▸ **Records**:
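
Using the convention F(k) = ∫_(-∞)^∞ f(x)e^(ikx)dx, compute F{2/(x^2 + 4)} pi*exp(-2*Abs(k))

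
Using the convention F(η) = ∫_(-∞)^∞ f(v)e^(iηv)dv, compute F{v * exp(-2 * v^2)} sqrt(2) * I * sqrt(pi) * η * exp(-η^2/8)/8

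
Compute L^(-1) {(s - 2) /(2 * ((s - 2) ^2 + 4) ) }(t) exp(2 * t) * cos(2 * t) /2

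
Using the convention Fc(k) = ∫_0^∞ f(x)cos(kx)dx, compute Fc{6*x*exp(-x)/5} 6*(1 - k^2)/(5*(k^2 + 1)^2)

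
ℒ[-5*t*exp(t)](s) -5/(s - 1) ^2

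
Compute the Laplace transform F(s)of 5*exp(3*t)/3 5/(3*(s - 3))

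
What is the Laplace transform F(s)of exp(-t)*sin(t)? 1/((s + 1)^2 + 1)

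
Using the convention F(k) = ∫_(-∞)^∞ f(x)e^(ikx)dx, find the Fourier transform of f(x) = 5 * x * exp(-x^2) 5 * I * sqrt(pi) * k * exp(-k^2/4)/2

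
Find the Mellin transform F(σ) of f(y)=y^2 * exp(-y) gamma(σ+2) 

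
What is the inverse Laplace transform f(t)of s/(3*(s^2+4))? cos(2*t)/3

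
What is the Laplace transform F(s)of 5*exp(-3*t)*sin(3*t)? 15/((s + 3)^2 + 9)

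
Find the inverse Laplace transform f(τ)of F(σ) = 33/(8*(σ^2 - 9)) 11*sinh(3*τ)/8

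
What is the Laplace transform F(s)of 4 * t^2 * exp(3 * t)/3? 8/(3 * (s - 3)^3)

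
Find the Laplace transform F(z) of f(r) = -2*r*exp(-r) -2/(z + 1) ^2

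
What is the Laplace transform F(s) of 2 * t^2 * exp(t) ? 4/(s - 1) ^3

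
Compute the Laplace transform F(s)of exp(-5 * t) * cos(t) (s + 5)/((s + 5)^2 + 1)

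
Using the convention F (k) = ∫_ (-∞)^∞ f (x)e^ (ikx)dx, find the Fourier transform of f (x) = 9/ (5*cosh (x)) 9*pi/ (5*cosh (pi*k/2))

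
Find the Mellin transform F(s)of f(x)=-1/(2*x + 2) -pi*csc(pi*s)/2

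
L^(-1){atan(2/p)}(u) sin(2*u)/u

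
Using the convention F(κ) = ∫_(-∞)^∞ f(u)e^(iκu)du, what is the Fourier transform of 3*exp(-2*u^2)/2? 3*sqrt(2)*sqrt(pi)*exp(-κ^2/8)/4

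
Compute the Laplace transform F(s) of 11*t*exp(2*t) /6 11/(6*(s - 2) ^2) 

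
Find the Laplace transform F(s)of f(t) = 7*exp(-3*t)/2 7/(2*(s + 3))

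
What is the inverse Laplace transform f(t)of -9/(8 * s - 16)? -9 * exp(2 * t)/8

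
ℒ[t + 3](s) 3/s + s^(-2)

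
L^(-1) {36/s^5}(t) 3 * t^4/2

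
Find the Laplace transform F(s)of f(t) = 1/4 1/(4*s)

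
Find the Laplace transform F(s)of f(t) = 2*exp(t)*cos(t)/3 2*(s - 1)/(3*((s - 1)^2+1))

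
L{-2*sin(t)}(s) -2/(s^2 + 1)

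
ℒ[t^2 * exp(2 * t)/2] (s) (s - 2)^(-3)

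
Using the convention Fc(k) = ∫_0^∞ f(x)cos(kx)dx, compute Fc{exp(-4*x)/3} 4/(3*(k^2 + 16))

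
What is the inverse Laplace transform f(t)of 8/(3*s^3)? 4*t^2/3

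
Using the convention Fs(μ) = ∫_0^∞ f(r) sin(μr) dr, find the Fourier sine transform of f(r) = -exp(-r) -μ/(μ^2 + 1) 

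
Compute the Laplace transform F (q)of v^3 6/q^4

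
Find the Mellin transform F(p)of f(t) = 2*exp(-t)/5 2*gamma(p)/5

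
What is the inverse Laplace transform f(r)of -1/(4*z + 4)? -exp(-r)/4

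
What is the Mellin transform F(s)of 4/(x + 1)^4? 2 * gamma(s) * gamma(4 - s)/3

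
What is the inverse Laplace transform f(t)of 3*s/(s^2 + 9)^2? t*sin(3*t)/2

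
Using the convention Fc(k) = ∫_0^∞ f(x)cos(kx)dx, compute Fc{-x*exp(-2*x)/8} (k^2 - 4)/(8*(k^2+4)^2)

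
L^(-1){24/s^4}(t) 4 * t^3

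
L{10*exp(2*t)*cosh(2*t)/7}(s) 10*(s - 2)/(7*s*(s - 4))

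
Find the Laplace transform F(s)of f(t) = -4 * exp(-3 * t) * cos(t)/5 4 * (-s - 3)/(5 * ((s + 3)^2 + 1))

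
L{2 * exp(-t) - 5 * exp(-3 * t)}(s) 2/(s + 1) - 5/(s + 3)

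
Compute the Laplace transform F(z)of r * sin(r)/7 2 * z/(7 * (z^2 + 1)^2)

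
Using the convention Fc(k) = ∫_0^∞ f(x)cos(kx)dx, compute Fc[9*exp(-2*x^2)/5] 9*sqrt(2)*sqrt(pi)*exp(-k^2/8)/20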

▸ **Activity**:
Output each line of the entries exactly, so that nothing is lost.

▸ **Solution to the exercise**:
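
Using the convention F(k) = ∫_(-∞)^∞ f(x)e^(ikx)dx, compute F{2/(x^2 + 4)} pi*exp(-2*Abs(k))

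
Using the convention F(η) = ∫_(-∞)^∞ f(v)e^(iηv)dv, compute F{v * exp(-2 * v^2)} sqrt(2) * I * sqrt(pi) * η * exp(-η^2/8)/8

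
Compute L^(-1) {(s - 2) /(2 * ((s - 2) ^2 + 4) ) }(t) exp(2 * t) * cos(2 * t) /2

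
Using the convention Fc(k) = ∫_0^∞ f(x)cos(kx)dx, compute Fc{6*x*exp(-x)/5} 6*(1 - k^2)/(5*(k^2 + 1)^2)

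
ℒ[-5*t*exp(t)](s) -5/(s - 1) ^2

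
Compute the Laplace transform F(s)of 5*exp(3*t)/3 5/(3*(s - 3))

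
What is the Laplace transform F(s)of exp(-t)*sin(t)? 1/((s + 1)^2 + 1)

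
Using the convention F(k) = ∫_(-∞)^∞ f(x)e^(ikx)dx, find the Fourier transform of f(x) = 5 * x * exp(-x^2) 5 * I * sqrt(pi) * k * exp(-k^2/4)/2

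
Find the Mellin transform F(σ) of f(y)=y^2 * exp(-y) gamma(σ+2) 

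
What is the inverse Laplace transform f(t)of s/(3*(s^2+4))? cos(2*t)/3

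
What is the Laplace transform F(s)of 5*exp(-3*t)*sin(3*t)? 15/((s + 3)^2 + 9)

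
Find the inverse Laplace transform f(τ)of F(σ) = 33/(8*(σ^2 - 9)) 11*sinh(3*τ)/8

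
What is the Laplace transform F(s)of 4 * t^2 * exp(3 * t)/3? 8/(3 * (s - 3)^3)

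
Find the Laplace transform F(z) of f(r) = -2*r*exp(-r) -2/(z + 1) ^2

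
What is the Laplace transform F(s) of 2 * t^2 * exp(t) ? 4/(s - 1) ^3

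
Compute the Laplace transform F(s)of exp(-5 * t) * cos(t) (s + 5)/((s + 5)^2 + 1)

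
Using the convention F (k) = ∫_ (-∞)^∞ f (x)e^ (ikx)dx, find the Fourier transform of f (x) = 9/ (5*cosh (x)) 9*pi/ (5*cosh (pi*k/2))

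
Find the Mellin transform F(s)of f(x)=-1/(2*x + 2) -pi*csc(pi*s)/2

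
L^(-1){atan(2/p)}(u) sin(2*u)/u

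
Using the convention F(κ) = ∫_(-∞)^∞ f(u)e^(iκu)du, what is the Fourier transform of 3*exp(-2*u^2)/2? 3*sqrt(2)*sqrt(pi)*exp(-κ^2/8)/4

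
Compute the Laplace transform F(s) of 11*t*exp(2*t) /6 11/(6*(s - 2) ^2) 

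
Find the Laplace transform F(s)of f(t) = 7*exp(-3*t)/2 7/(2*(s + 3))

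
What is the inverse Laplace transform f(t)of -9/(8 * s - 16)? -9 * exp(2 * t)/8

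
ℒ[t + 3](s) 3/s + s^(-2)

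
L^(-1) {36/s^5}(t) 3 * t^4/2

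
Find the Laplace transform F(s)of f(t) = 1/4 1/(4*s)

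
Find the Laplace transform F(s)of f(t) = 2*exp(t)*cos(t)/3 2*(s - 1)/(3*((s - 1)^2+1))

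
L{-2*sin(t)}(s) -2/(s^2 + 1)

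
ℒ[t^2 * exp(2 * t)/2] (s) (s - 2)^(-3)

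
Using the convention Fc(k) = ∫_0^∞ f(x)cos(kx)dx, compute Fc{exp(-4*x)/3} 4/(3*(k^2 + 16))

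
What is the inverse Laplace transform f(t)of 8/(3*s^3)? 4*t^2/3

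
Using the convention Fs(μ) = ∫_0^∞ f(r) sin(μr) dr, find the Fourier sine transform of f(r) = -exp(-r) -μ/(μ^2 + 1) 

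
Compute the Laplace transform F (q)of v^3 6/q^4

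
Find the Mellin transform F(p)of f(t) = 2*exp(-t)/5 2*gamma(p)/5

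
What is the inverse Laplace transform f(r)of -1/(4*z + 4)? -exp(-r)/4

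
What is the Mellin transform F(s)of 4/(x + 1)^4? 2 * gamma(s) * gamma(4 - s)/3

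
What is the inverse Laplace transform f(t)of 3*s/(s^2 + 9)^2? t*sin(3*t)/2

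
Using the convention Fc(k) = ∫_0^∞ f(x)cos(kx)dx, compute Fc{-x*exp(-2*x)/8} (k^2 - 4)/(8*(k^2+4)^2)

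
L^(-1){24/s^4}(t) 4 * t^3

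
L{10*exp(2*t)*cosh(2*t)/7}(s) 10*(s - 2)/(7*s*(s - 4))

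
Find the Laplace transform F(s)of f(t) = -4 * exp(-3 * t) * cos(t)/5 4 * (-s - 3)/(5 * ((s + 3)^2 + 1))

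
L{2 * exp(-t) - 5 * exp(-3 * t)}(s) 2/(s + 1) - 5/(s + 3)

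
Compute the Laplace transform F(z)of r * sin(r)/7 2 * z/(7 * (z^2 + 1)^2)

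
Using the convention Fc(k) = ∫_0^∞ f(x)cos(kx)dx, compute Fc[9*exp(-2*x^2)/5] 9*sqrt(2)*sqrt(pi)*exp(-k^2/8)/20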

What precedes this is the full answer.